● **GOAL OF THE EXERCISE**
The records below hold a stretch from the line with "node1 -> node0" through the line with "Homo -> node12"; return exactly those lines, ends included, and nothing more.

● **TASK INPUT**

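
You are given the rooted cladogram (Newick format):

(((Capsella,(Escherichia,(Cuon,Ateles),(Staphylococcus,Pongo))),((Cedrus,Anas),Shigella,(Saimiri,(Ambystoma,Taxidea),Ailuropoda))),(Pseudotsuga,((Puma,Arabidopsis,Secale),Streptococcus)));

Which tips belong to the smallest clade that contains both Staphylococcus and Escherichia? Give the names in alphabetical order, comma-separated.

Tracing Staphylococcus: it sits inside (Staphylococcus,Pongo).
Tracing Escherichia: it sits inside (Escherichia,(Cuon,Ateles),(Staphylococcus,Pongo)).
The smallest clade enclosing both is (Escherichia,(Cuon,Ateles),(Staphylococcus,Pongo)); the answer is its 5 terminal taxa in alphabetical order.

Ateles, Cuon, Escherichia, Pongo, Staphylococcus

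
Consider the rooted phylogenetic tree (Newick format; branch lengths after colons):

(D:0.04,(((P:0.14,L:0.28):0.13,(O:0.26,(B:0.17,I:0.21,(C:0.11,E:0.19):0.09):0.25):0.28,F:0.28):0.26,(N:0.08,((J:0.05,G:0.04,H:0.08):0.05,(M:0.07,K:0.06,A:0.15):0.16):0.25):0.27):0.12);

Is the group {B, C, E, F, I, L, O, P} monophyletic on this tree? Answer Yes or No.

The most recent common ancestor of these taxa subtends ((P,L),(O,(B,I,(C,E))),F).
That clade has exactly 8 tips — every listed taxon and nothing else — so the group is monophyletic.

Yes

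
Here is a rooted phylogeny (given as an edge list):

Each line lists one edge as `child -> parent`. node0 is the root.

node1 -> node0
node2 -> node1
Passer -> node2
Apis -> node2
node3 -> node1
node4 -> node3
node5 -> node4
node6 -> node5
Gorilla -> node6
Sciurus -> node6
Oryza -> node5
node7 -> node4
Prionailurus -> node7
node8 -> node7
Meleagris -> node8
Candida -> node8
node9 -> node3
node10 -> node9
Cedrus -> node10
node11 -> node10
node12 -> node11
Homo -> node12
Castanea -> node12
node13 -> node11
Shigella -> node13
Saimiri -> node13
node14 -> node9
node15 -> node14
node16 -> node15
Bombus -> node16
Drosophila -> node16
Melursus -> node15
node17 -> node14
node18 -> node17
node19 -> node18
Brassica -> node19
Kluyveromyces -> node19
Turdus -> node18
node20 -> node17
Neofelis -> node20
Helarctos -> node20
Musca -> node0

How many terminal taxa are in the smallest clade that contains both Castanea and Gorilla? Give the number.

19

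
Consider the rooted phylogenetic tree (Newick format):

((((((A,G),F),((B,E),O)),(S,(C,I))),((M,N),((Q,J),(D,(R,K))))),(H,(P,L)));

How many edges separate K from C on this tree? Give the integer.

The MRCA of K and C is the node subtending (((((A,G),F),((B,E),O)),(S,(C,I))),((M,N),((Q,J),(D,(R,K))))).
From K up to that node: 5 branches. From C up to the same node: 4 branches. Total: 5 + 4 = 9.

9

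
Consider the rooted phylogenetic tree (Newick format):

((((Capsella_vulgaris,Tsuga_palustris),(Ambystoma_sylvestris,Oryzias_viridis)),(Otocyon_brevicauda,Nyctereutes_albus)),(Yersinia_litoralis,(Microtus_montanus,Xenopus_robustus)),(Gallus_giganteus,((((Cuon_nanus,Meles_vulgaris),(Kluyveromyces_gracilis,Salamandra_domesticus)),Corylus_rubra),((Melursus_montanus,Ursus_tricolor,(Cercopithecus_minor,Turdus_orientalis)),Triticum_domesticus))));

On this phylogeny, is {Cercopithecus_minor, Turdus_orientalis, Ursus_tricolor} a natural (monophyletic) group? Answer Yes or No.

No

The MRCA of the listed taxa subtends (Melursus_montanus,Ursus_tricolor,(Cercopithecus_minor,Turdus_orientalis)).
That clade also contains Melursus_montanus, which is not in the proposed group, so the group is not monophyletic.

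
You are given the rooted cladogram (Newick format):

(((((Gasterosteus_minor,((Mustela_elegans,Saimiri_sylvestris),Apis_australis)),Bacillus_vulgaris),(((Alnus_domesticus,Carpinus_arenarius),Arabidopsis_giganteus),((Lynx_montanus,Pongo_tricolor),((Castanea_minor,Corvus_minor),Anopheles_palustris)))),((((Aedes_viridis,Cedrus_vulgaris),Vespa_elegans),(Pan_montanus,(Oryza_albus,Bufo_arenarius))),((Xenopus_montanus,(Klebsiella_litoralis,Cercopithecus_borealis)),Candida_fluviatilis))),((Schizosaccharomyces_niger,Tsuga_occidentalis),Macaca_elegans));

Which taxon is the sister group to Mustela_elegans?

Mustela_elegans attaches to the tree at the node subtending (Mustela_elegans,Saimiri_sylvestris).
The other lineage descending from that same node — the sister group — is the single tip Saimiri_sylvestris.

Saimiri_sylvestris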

● **WRITTEN ANSWER**
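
node1 -> node0
node2 -> node1
Passer -> node2
Apis -> node2
node3 -> node1
node4 -> node3
node5 -> node4
node6 -> node5
Gorilla -> node6
Sciurus -> node6
Oryza -> node5
node7 -> node4
Prionailurus -> node7
node8 -> node7
Meleagris -> node8
Candida -> node8
node9 -> node3
node10 -> node9
Cedrus -> node10
node11 -> node10
node12 -> node11
Homo -> node12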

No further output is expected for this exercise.